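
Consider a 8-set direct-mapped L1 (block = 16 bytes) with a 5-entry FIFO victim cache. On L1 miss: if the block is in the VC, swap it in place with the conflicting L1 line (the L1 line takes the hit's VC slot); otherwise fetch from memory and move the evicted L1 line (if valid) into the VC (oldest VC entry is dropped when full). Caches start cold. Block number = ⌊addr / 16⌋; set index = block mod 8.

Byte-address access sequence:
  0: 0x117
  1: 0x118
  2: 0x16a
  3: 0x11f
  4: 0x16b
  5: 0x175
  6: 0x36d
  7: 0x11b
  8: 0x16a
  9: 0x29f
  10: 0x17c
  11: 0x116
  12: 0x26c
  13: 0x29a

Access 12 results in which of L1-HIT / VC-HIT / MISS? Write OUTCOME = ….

  [0] addr=0x117 blk=17 s=1: MISS | VC []
  [1] addr=0x118 blk=17 s=1: L1-HIT | VC []
  [2] addr=0x16a blk=22 s=6: MISS | VC []
  [3] addr=0x11f blk=17 s=1: L1-HIT | VC []
  [4] addr=0x16b blk=22 s=6: L1-HIT | VC []
  [5] addr=0x175 blk=23 s=7: MISS | VC []
  [6] addr=0x36d blk=54 s=6: MISS | VC [22]
  [7] addr=0x11b blk=17 s=1: L1-HIT | VC [22]
  [8] addr=0x16a blk=22 s=6: VC-HIT | VC [54]
  [9] addr=0x29f blk=41 s=1: MISS | VC [54, 17]
  [10] addr=0x17c blk=23 s=7: L1-HIT | VC [54, 17]
  [11] addr=0x116 blk=17 s=1: VC-HIT | VC [54, 41]
  [12] addr=0x26c blk=38 s=6: MISS | VC [54, 41, 22]
  [13] addr=0x29a blk=41 s=1: VC-HIT | VC [54, 17, 22]

OUTCOME = MISS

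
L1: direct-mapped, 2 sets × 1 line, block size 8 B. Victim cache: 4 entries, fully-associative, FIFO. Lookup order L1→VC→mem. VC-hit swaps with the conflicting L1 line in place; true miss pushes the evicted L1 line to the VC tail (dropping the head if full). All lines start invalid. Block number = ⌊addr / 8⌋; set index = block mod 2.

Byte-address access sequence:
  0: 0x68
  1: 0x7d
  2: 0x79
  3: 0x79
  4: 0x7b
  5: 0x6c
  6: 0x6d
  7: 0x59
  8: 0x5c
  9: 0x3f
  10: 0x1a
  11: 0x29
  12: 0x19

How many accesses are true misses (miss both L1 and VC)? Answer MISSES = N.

MISSES = 6

0: 0x68 (blk 13, set 1) → MISS  vc=[]
1: 0x7d (blk 15, set 1) → MISS  vc=[13]
2: 0x79 (blk 15, set 1) → L1-HIT  vc=[13]
3: 0x79 (blk 15, set 1) → L1-HIT  vc=[13]
4: 0x7b (blk 15, set 1) → L1-HIT  vc=[13]
5: 0x6c (blk 13, set 1) → VC-HIT  vc=[15]
6: 0x6d (blk 13, set 1) → L1-HIT  vc=[15]
7: 0x59 (blk 11, set 1) → MISS  vc=[15, 13]
8: 0x5c (blk 11, set 1) → L1-HIT  vc=[15, 13]
9: 0x3f (blk 7, set 1) → MISS  vc=[15, 13, 11]
10: 0x1a (blk 3, set 1) → MISS  vc=[15, 13, 11, 7]
11: 0x29 (blk 5, set 1) → MISS  vc=[13, 11, 7, 3]
12: 0x19 (blk 3, set 1) → VC-HIT  vc=[13, 11, 7, 5]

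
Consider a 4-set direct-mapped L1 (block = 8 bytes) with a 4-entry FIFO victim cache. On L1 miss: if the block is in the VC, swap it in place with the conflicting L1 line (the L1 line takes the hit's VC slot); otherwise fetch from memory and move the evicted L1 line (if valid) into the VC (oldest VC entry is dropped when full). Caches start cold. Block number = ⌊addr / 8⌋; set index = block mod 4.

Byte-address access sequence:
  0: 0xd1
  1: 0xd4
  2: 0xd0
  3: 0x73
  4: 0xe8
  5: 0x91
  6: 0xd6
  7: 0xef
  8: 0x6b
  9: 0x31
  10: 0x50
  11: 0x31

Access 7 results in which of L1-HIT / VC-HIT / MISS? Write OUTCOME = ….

  [0] addr=0xd1 blk=26 s=2: MISS | VC []
  [1] addr=0xd4 blk=26 s=2: L1-HIT | VC []
  [2] addr=0xd0 blk=26 s=2: L1-HIT | VC []
  [3] addr=0x73 blk=14 s=2: MISS | VC [26]
  [4] addr=0xe8 blk=29 s=1: MISS | VC [26]
  [5] addr=0x91 blk=18 s=2: MISS | VC [26, 14]
  [6] addr=0xd6 blk=26 s=2: VC-HIT | VC [18, 14]
  [7] addr=0xef blk=29 s=1: L1-HIT | VC [18, 14]
  [8] addr=0x6b blk=13 s=1: MISS | VC [18, 14, 29]
  [9] addr=0x31 blk=6 s=2: MISS | VC [18, 14, 29, 26]
  [10] addr=0x50 blk=10 s=2: MISS | VC [14, 29, 26, 6]
  [11] addr=0x31 blk=6 s=2: VC-HIT | VC [14, 29, 26, 10]

OUTCOME = L1-HIT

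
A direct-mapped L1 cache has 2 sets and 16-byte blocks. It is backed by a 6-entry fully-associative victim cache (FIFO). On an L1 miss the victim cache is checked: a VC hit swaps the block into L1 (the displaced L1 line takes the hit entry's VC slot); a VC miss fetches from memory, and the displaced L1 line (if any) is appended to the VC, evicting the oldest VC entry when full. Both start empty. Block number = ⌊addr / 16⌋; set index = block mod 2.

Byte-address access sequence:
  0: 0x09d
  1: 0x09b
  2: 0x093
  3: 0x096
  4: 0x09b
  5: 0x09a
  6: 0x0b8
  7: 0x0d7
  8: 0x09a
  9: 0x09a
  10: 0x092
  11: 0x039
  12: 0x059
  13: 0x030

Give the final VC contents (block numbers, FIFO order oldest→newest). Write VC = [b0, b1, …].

VC = [13, 11, 9, 5]

#0 0x9d→b9/s1 MISS; vc=[]
#1 0x9b→b9/s1 L1-HIT; vc=[]
#2 0x93→b9/s1 L1-HIT; vc=[]
#3 0x96→b9/s1 L1-HIT; vc=[]
#4 0x9b→b9/s1 L1-HIT; vc=[]
#5 0x9a→b9/s1 L1-HIT; vc=[]
#6 0xb8→b11/s1 MISS; vc=[9]
#7 0xd7→b13/s1 MISS; vc=[9,11]
#8 0x9a→b9/s1 VC-HIT; vc=[13,11]
#9 0x9a→b9/s1 L1-HIT; vc=[13,11]
#10 0x92→b9/s1 L1-HIT; vc=[13,11]
#11 0x39→b3/s1 MISS; vc=[13,11,9]
#12 0x59→b5/s1 MISS; vc=[13,11,9,3]
#13 0x30→b3/s1 VC-HIT; vc=[13,11,9,5]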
▬▬▬
> _Task details_: Give the listing again exactly as it appears.

> _Written response_:
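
Consider a 8-set direct-mapped L1 (block = 16 bytes) with a 5-entry FIFO victim cache. On L1 miss: if the block is in the VC, swap it in place with the conflicting L1 line (the L1 line takes the hit's VC slot); otherwise fetch from memory and move the evicted L1 line (if valid) into the VC (oldest VC entry is dropped when full). Caches start cold. Block number = ⌊addr / 16⌋; set index = block mod 8.

Byte-address access sequence:
  0: 0x117
  1: 0x118
  2: 0x16a
  3: 0x11f
  4: 0x16b
  5: 0x175
  6: 0x36d
  7: 0x11b
  8: 0x16a
  9: 0x29f
  10: 0x17c
  11: 0x116
  12: 0x26c
  13: 0x29a

Access 12 results in which of L1-HIT / VC-HIT / MISS? Write OUTCOME = ….

  [0] addr=0x117 blk=17 s=1: MISS | VC []
  [1] addr=0x118 blk=17 s=1: L1-HIT | VC []
  [2] addr=0x16a blk=22 s=6: MISS | VC []
  [3] addr=0x11f blk=17 s=1: L1-HIT | VC []
  [4] addr=0x16b blk=22 s=6: L1-HIT | VC []
  [5] addr=0x175 blk=23 s=7: MISS | VC []
  [6] addr=0x36d blk=54 s=6: MISS | VC [22]
  [7] addr=0x11b blk=17 s=1: L1-HIT | VC [22]
  [8] addr=0x16a blk=22 s=6: VC-HIT | VC [54]
  [9] addr=0x29f blk=41 s=1: MISS | VC [54, 17]
  [10] addr=0x17c blk=23 s=7: L1-HIT | VC [54, 17]
  [11] addr=0x116 blk=17 s=1: VC-HIT | VC [54, 41]
  [12] addr=0x26c blk=38 s=6: MISS | VC [54, 41, 22]
  [13] addr=0x29a blk=41 s=1: VC-HIT | VC [54, 17, 22]

OUTCOME = MISS

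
L1: direct-mapped, 2 sets × 1 line, block size 8 B. Victim cache: 4 entries, fully-associative, FIFO. Lookup order L1→VC→mem. VC-hit swaps with the conflicting L1 line in place; true miss pushes the evicted L1 line to the VC tail (dropping the head if full). All lines start invalid. Block number = ⌊addr / 8⌋; set index = block mod 2.

Byte-address access sequence:
  0: 0x68
  1: 0x7d
  2: 0x79
  3: 0x79
  4: 0x7b
  5: 0x6c
  6: 0x6d
  7: 0x59
  8: 0x5c
  9: 0x3f
  10: 0x1a
  11: 0x29
  12: 0x19

How many accesses are true misses (miss both L1 and VC)? Answer MISSES = N.

MISSES = 6

0: 0x68 (blk 13, set 1) → MISS  vc=[]
1: 0x7d (blk 15, set 1) → MISS  vc=[13]
2: 0x79 (blk 15, set 1) → L1-HIT  vc=[13]
3: 0x79 (blk 15, set 1) → L1-HIT  vc=[13]
4: 0x7b (blk 15, set 1) → L1-HIT  vc=[13]
5: 0x6c (blk 13, set 1) → VC-HIT  vc=[15]
6: 0x6d (blk 13, set 1) → L1-HIT  vc=[15]
7: 0x59 (blk 11, set 1) → MISS  vc=[15, 13]
8: 0x5c (blk 11, set 1) → L1-HIT  vc=[15, 13]
9: 0x3f (blk 7, set 1) → MISS  vc=[15, 13, 11]
10: 0x1a (blk 3, set 1) → MISS  vc=[15, 13, 11, 7]
11: 0x29 (blk 5, set 1) → MISS  vc=[13, 11, 7, 3]
12: 0x19 (blk 3, set 1) → VC-HIT  vc=[13, 11, 7, 5]

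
Consider a 4-set direct-mapped L1 (block = 8 bytes) with a 4-entry FIFO victim cache. On L1 miss: if the block is in the VC, swap it in place with the conflicting L1 line (the L1 line takes the hit's VC slot); otherwise fetch from memory and move the evicted L1 line (if valid) into the VC (oldest VC entry is dropped when full). Caches start cold. Block number = ⌊addr / 8⌋; set index = block mod 4.

Byte-address access sequence:
  0: 0xd1
  1: 0xd4
  2: 0xd0
  3: 0x73
  4: 0xe8
  5: 0x91
  6: 0xd6
  7: 0xef
  8: 0x6b
  9: 0x31
  10: 0x50
  11: 0x31

Access 7 results in which of L1-HIT / VC-HIT / MISS? Write OUTCOME = ….

  [0] addr=0xd1 blk=26 s=2: MISS | VC []
  [1] addr=0xd4 blk=26 s=2: L1-HIT | VC []
  [2] addr=0xd0 blk=26 s=2: L1-HIT | VC []
  [3] addr=0x73 blk=14 s=2: MISS | VC [26]
  [4] addr=0xe8 blk=29 s=1: MISS | VC [26]
  [5] addr=0x91 blk=18 s=2: MISS | VC [26, 14]
  [6] addr=0xd6 blk=26 s=2: VC-HIT | VC [18, 14]
  [7] addr=0xef blk=29 s=1: L1-HIT | VC [18, 14]
  [8] addr=0x6b blk=13 s=1: MISS | VC [18, 14, 29]
  [9] addr=0x31 blk=6 s=2: MISS | VC [18, 14, 29, 26]
  [10] addr=0x50 blk=10 s=2: MISS | VC [14, 29, 26, 6]
  [11] addr=0x31 blk=6 s=2: VC-HIT | VC [14, 29, 26, 10]

OUTCOME = L1-HIT

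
A direct-mapped L1 cache has 2 sets and 16-byte blocks. It is backed by a 6-entry fully-associative victim cache (FIFO). On an L1 miss the victim cache is checked: a VC hit swaps the block into L1 (the displaced L1 line takes the hit entry's VC slot); a VC miss fetches from memory, and the displaced L1 line (if any) is appended to the VC, evicting the oldest VC entry when full. Both start empty. Block number = ⌊addr / 16⌋; set index = block mod 2.

Byte-address access sequence:
  0: 0x09d
  1: 0x09b
  2: 0x093
  3: 0x096
  4: 0x09b
  5: 0x09a
  6: 0x0b8
  7: 0x0d7
  8: 0x09a
  9: 0x09a
  10: 0x092
  11: 0x039
  12: 0x059
  13: 0x030

Give the final VC contents (block numbers, FIFO order oldest→newest). Write VC = [b0, b1, …].

VC = [13, 11, 9, 5]

#0 0x9d→b9/s1 MISS; vc=[]
#1 0x9b→b9/s1 L1-HIT; vc=[]
#2 0x93→b9/s1 L1-HIT; vc=[]
#3 0x96→b9/s1 L1-HIT; vc=[]
#4 0x9b→b9/s1 L1-HIT; vc=[]
#5 0x9a→b9/s1 L1-HIT; vc=[]
#6 0xb8→b11/s1 MISS; vc=[9]
#7 0xd7→b13/s1 MISS; vc=[9,11]
#8 0x9a→b9/s1 VC-HIT; vc=[13,11]
#9 0x9a→b9/s1 L1-HIT; vc=[13,11]
#10 0x92→b9/s1 L1-HIT; vc=[13,11]
#11 0x39→b3/s1 MISS; vc=[13,11,9]
#12 0x59→b5/s1 MISS; vc=[13,11,9,3]
#13 0x30→b3/s1 VC-HIT; vc=[13,11,9,5]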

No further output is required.